(Stored data)
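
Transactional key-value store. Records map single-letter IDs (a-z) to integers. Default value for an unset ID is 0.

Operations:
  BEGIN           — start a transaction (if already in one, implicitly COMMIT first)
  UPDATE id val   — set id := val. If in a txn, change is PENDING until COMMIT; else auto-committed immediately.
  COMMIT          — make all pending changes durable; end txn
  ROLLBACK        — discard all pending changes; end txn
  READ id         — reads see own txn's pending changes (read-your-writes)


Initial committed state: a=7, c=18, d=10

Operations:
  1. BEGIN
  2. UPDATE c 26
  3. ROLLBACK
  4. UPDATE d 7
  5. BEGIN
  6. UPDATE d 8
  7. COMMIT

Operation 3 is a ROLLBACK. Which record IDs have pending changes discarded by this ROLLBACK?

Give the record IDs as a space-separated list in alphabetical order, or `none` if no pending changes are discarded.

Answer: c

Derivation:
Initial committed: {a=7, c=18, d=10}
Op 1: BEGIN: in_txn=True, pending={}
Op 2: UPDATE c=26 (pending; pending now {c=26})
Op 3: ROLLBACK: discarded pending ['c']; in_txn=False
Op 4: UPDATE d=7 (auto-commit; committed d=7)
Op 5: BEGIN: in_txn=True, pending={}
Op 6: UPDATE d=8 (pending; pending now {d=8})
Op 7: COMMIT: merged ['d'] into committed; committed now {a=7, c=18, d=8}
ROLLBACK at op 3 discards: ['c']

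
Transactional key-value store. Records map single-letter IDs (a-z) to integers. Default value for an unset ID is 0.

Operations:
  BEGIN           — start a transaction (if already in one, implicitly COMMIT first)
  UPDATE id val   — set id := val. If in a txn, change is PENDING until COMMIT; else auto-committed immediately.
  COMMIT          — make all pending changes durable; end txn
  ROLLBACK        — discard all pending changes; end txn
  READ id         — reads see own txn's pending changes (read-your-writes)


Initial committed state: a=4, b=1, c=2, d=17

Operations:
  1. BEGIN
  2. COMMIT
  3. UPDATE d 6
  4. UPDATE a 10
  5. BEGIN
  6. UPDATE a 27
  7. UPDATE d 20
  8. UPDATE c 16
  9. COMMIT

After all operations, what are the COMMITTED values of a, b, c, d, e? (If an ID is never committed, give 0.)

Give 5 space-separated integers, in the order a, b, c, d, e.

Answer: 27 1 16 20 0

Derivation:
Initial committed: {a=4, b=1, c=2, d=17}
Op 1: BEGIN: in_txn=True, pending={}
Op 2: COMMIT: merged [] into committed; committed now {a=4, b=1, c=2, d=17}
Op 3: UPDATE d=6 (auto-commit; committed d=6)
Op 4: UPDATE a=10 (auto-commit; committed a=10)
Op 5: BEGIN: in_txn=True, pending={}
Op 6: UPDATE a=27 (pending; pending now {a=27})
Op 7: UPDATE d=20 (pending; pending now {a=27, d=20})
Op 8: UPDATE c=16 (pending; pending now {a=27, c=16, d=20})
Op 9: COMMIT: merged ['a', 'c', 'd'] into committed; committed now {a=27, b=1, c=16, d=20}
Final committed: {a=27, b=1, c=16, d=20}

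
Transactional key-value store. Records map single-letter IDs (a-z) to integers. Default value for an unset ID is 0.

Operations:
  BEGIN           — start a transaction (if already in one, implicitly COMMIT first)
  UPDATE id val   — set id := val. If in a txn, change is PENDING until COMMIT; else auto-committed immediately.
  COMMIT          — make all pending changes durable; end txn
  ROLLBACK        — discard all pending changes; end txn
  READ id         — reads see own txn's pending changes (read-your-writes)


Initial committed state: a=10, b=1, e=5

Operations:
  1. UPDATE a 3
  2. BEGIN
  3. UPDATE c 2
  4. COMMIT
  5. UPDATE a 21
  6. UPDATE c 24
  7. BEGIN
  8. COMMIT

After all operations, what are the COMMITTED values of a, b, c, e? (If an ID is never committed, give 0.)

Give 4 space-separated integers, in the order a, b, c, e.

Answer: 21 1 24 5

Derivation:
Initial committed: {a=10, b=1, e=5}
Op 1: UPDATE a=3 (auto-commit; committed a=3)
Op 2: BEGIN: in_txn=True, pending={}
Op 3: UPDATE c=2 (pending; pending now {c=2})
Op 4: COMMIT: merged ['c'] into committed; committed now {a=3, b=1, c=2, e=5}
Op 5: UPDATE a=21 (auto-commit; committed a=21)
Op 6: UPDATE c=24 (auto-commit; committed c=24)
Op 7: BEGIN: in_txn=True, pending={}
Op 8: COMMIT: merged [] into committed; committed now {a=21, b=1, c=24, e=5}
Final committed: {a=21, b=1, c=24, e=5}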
(End Stored data)
(Stored data)
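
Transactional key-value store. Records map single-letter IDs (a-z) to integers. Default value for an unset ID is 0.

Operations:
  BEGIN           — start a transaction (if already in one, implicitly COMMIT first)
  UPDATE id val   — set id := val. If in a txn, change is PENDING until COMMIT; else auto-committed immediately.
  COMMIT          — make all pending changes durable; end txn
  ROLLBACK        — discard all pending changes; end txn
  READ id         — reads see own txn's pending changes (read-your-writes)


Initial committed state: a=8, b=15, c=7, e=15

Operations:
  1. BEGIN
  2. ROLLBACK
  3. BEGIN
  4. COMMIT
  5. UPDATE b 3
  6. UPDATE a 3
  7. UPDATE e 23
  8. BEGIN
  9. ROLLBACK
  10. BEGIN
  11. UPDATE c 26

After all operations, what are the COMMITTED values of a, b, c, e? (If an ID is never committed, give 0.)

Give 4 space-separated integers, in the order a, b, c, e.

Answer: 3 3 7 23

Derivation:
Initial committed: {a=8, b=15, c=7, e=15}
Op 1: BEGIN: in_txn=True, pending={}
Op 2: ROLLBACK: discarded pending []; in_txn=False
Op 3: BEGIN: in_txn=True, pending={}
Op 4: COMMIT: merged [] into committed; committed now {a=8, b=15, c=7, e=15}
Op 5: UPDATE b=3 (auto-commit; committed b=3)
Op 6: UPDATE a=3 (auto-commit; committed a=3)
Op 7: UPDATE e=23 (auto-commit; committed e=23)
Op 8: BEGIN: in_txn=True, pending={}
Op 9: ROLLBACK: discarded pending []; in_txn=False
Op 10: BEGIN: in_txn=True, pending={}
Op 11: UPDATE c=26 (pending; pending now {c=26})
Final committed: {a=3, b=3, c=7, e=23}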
(End Stored data)
### Assignment
From the entries above, give again exactly the lines running from the line with "8. UPDATE c 16" to the line with "c, d, e? (If"; include both of those lines.

### Expected output
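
  8. UPDATE c 16
  9. COMMIT

After all operations, what are the COMMITTED values of a, b, c, d, e? (If an ID is never committed, give 0.)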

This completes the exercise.